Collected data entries
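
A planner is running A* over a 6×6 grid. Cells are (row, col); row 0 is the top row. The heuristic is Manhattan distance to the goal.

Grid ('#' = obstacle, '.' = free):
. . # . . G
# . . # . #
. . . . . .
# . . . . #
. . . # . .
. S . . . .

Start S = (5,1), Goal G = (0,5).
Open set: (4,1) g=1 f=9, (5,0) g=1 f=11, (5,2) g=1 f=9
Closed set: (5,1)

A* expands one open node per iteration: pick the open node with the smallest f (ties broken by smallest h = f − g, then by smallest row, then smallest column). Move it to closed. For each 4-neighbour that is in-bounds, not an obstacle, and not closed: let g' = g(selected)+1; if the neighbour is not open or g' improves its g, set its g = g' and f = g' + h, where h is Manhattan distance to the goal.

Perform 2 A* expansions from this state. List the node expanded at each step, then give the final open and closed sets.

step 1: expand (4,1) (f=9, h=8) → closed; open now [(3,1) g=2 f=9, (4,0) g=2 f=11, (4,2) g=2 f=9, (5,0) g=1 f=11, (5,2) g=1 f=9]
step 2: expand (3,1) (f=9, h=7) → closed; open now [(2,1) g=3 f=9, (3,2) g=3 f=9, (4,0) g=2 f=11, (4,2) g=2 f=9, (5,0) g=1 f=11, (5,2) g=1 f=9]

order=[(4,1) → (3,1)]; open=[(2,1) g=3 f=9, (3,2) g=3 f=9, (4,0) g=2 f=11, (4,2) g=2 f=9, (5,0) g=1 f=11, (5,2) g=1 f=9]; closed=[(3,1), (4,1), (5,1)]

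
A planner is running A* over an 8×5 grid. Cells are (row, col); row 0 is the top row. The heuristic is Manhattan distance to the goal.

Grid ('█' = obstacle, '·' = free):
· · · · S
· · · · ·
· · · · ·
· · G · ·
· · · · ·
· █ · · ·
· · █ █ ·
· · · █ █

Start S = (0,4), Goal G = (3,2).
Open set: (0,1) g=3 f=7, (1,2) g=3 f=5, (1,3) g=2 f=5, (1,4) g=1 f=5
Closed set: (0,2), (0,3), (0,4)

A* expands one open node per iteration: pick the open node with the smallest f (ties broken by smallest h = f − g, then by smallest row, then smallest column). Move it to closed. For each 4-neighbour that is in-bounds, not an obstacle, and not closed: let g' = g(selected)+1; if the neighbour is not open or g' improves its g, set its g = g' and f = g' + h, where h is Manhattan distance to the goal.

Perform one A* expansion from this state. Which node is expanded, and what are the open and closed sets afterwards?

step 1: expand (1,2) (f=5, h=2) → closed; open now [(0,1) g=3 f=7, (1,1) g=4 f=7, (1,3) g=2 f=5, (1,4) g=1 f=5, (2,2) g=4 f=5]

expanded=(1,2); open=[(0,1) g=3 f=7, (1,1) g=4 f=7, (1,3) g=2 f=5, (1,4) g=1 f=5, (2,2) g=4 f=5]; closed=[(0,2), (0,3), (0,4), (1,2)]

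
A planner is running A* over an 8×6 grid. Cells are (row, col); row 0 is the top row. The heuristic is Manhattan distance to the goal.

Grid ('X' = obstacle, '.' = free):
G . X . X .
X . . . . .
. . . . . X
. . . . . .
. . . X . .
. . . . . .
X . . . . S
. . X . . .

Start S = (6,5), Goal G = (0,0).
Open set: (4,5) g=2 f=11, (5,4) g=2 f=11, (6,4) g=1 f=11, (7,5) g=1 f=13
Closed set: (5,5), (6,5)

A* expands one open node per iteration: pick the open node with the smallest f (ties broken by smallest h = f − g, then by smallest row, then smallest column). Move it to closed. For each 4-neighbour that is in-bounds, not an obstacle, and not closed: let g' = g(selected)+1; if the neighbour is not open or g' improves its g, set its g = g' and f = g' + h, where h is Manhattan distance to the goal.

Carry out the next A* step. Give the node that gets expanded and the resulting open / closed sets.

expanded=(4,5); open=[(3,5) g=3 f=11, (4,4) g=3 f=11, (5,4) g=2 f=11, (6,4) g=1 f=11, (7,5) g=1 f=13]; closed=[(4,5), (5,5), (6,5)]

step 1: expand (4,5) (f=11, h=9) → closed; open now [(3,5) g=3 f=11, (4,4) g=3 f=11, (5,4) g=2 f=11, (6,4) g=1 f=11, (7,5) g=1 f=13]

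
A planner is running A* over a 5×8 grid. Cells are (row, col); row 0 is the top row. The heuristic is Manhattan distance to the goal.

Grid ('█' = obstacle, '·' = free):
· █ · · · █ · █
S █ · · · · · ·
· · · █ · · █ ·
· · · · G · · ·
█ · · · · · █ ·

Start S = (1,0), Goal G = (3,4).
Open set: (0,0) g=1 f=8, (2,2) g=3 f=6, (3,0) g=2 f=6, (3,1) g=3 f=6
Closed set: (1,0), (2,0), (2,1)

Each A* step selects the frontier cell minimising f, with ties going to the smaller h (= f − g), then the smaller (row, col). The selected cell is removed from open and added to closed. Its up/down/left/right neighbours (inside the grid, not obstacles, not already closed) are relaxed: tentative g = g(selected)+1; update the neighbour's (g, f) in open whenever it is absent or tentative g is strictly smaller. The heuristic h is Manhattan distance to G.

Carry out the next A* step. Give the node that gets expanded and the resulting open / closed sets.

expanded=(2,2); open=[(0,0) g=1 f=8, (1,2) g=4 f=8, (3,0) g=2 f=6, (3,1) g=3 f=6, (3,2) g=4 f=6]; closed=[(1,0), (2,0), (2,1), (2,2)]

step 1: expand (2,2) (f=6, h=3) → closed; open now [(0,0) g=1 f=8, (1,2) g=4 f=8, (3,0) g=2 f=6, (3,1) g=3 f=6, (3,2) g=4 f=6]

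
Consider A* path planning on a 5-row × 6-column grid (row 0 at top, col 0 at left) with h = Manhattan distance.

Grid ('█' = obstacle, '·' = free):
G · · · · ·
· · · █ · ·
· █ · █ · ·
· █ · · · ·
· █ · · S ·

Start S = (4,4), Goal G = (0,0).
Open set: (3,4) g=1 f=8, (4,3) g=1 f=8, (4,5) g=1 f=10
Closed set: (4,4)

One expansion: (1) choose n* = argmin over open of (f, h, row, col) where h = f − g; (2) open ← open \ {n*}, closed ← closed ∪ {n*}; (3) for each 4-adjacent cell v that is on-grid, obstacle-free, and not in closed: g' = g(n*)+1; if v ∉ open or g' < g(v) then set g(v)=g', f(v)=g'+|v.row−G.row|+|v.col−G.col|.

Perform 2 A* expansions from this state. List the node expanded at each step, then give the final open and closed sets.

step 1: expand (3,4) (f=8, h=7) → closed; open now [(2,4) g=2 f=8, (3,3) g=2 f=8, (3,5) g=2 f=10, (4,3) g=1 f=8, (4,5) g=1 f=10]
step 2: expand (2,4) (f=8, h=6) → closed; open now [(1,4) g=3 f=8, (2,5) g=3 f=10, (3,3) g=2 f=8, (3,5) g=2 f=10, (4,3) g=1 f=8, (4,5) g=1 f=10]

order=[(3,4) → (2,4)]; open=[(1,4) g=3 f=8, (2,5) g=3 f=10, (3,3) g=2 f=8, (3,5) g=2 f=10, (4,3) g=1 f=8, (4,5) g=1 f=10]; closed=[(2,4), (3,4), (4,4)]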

▶ [Requirement]
Would you please give all of the entries above once more, exactly as they are?

▶ [Solution to this task]
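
A planner is running A* over a 6×6 grid. Cells are (row, col); row 0 is the top row. The heuristic is Manhattan distance to the goal.

Grid ('#' = obstacle, '.' = free):
. . # . . G
# . . # . #
. . . . . .
# . . . . #
. . . # . .
. S . . . .

Start S = (5,1), Goal G = (0,5).
Open set: (4,1) g=1 f=9, (5,0) g=1 f=11, (5,2) g=1 f=9
Closed set: (5,1)

A* expands one open node per iteration: pick the open node with the smallest f (ties broken by smallest h = f − g, then by smallest row, then smallest column). Move it to closed. For each 4-neighbour that is in-bounds, not an obstacle, and not closed: let g' = g(selected)+1; if the neighbour is not open or g' improves its g, set its g = g' and f = g' + h, where h is Manhattan distance to the goal.

Perform 2 A* expansions from this state. List the node expanded at each step, then give the final open and closed sets.

step 1: expand (4,1) (f=9, h=8) → closed; open now [(3,1) g=2 f=9, (4,0) g=2 f=11, (4,2) g=2 f=9, (5,0) g=1 f=11, (5,2) g=1 f=9]
step 2: expand (3,1) (f=9, h=7) → closed; open now [(2,1) g=3 f=9, (3,2) g=3 f=9, (4,0) g=2 f=11, (4,2) g=2 f=9, (5,0) g=1 f=11, (5,2) g=1 f=9]

order=[(4,1) → (3,1)]; open=[(2,1) g=3 f=9, (3,2) g=3 f=9, (4,0) g=2 f=11, (4,2) g=2 f=9, (5,0) g=1 f=11, (5,2) g=1 f=9]; closed=[(3,1), (4,1), (5,1)]

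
A planner is running A* over an 8×5 grid. Cells are (row, col); row 0 is the top row. The heuristic is Manhattan distance to the goal.

Grid ('█' = obstacle, '·' = free):
· · · · S
· · · · ·
· · · · ·
· · G · ·
· · · · ·
· █ · · ·
· · █ █ ·
· · · █ █

Start S = (0,4), Goal G = (3,2).
Open set: (0,1) g=3 f=7, (1,2) g=3 f=5, (1,3) g=2 f=5, (1,4) g=1 f=5
Closed set: (0,2), (0,3), (0,4)

A* expands one open node per iteration: pick the open node with the smallest f (ties broken by smallest h = f − g, then by smallest row, then smallest column). Move it to closed. For each 4-neighbour that is in-bounds, not an obstacle, and not closed: let g' = g(selected)+1; if the neighbour is not open or g' improves its g, set its g = g' and f = g' + h, where h is Manhattan distance to the goal.

Perform one A* expansion from this state. Which node is expanded, and what are the open and closed sets afterwards?

step 1: expand (1,2) (f=5, h=2) → closed; open now [(0,1) g=3 f=7, (1,1) g=4 f=7, (1,3) g=2 f=5, (1,4) g=1 f=5, (2,2) g=4 f=5]

expanded=(1,2); open=[(0,1) g=3 f=7, (1,1) g=4 f=7, (1,3) g=2 f=5, (1,4) g=1 f=5, (2,2) g=4 f=5]; closed=[(0,2), (0,3), (0,4), (1,2)]

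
A planner is running A* over an 8×6 grid. Cells are (row, col); row 0 is the top row. The heuristic is Manhattan distance to the goal.

Grid ('X' = obstacle, '.' = free):
G . X . X .
X . . . . .
. . . . . X
. . . . . .
. . . X . .
. . . . . .
X . . . . S
. . X . . .

Start S = (6,5), Goal G = (0,0).
Open set: (4,5) g=2 f=11, (5,4) g=2 f=11, (6,4) g=1 f=11, (7,5) g=1 f=13
Closed set: (5,5), (6,5)

A* expands one open node per iteration: pick the open node with the smallest f (ties broken by smallest h = f − g, then by smallest row, then smallest column). Move it to closed. For each 4-neighbour that is in-bounds, not an obstacle, and not closed: let g' = g(selected)+1; if the neighbour is not open or g' improves its g, set its g = g' and f = g' + h, where h is Manhattan distance to the goal.

Carry out the next A* step. Give the node that gets expanded and the resulting open / closed sets.

expanded=(4,5); open=[(3,5) g=3 f=11, (4,4) g=3 f=11, (5,4) g=2 f=11, (6,4) g=1 f=11, (7,5) g=1 f=13]; closed=[(4,5), (5,5), (6,5)]

step 1: expand (4,5) (f=11, h=9) → closed; open now [(3,5) g=3 f=11, (4,4) g=3 f=11, (5,4) g=2 f=11, (6,4) g=1 f=11, (7,5) g=1 f=13]

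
A planner is running A* over a 5×8 grid. Cells are (row, col); row 0 is the top row. The heuristic is Manhattan distance to the goal.

Grid ('█' = obstacle, '·' = free):
· █ · · · █ · █
S █ · · · · · ·
· · · █ · · █ ·
· · · · G · · ·
█ · · · · · █ ·

Start S = (1,0), Goal G = (3,4).
Open set: (0,0) g=1 f=8, (2,2) g=3 f=6, (3,0) g=2 f=6, (3,1) g=3 f=6
Closed set: (1,0), (2,0), (2,1)

Each A* step selects the frontier cell minimising f, with ties going to the smaller h (= f − g), then the smaller (row, col). The selected cell is removed from open and added to closed. Its up/down/left/right neighbours (inside the grid, not obstacles, not already closed) are relaxed: tentative g = g(selected)+1; update the neighbour's (g, f) in open whenever it is absent or tentative g is strictly smaller. The heuristic h is Manhattan distance to G.

Carry out the next A* step. Give the node that gets expanded and the resulting open / closed sets.

expanded=(2,2); open=[(0,0) g=1 f=8, (1,2) g=4 f=8, (3,0) g=2 f=6, (3,1) g=3 f=6, (3,2) g=4 f=6]; closed=[(1,0), (2,0), (2,1), (2,2)]

step 1: expand (2,2) (f=6, h=3) → closed; open now [(0,0) g=1 f=8, (1,2) g=4 f=8, (3,0) g=2 f=6, (3,1) g=3 f=6, (3,2) g=4 f=6]

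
Consider A* path planning on a 5-row × 6-column grid (row 0 at top, col 0 at left) with h = Manhattan distance.

Grid ('█' = obstacle, '·' = free):
G · · · · ·
· · · █ · ·
· █ · █ · ·
· █ · · · ·
· █ · · S ·

Start S = (4,4), Goal G = (0,0).
Open set: (3,4) g=1 f=8, (4,3) g=1 f=8, (4,5) g=1 f=10
Closed set: (4,4)

One expansion: (1) choose n* = argmin over open of (f, h, row, col) where h = f − g; (2) open ← open \ {n*}, closed ← closed ∪ {n*}; (3) for each 4-adjacent cell v that is on-grid, obstacle-free, and not in closed: g' = g(n*)+1; if v ∉ open or g' < g(v) then set g(v)=g', f(v)=g'+|v.row−G.row|+|v.col−G.col|.

Perform 2 A* expansions from this state. List the node expanded at each step, then give the final open and closed sets.

step 1: expand (3,4) (f=8, h=7) → closed; open now [(2,4) g=2 f=8, (3,3) g=2 f=8, (3,5) g=2 f=10, (4,3) g=1 f=8, (4,5) g=1 f=10]
step 2: expand (2,4) (f=8, h=6) → closed; open now [(1,4) g=3 f=8, (2,5) g=3 f=10, (3,3) g=2 f=8, (3,5) g=2 f=10, (4,3) g=1 f=8, (4,5) g=1 f=10]

order=[(3,4) → (2,4)]; open=[(1,4) g=3 f=8, (2,5) g=3 f=10, (3,3) g=2 f=8, (3,5) g=2 f=10, (4,3) g=1 f=8, (4,5) g=1 f=10]; closed=[(2,4), (3,4), (4,4)]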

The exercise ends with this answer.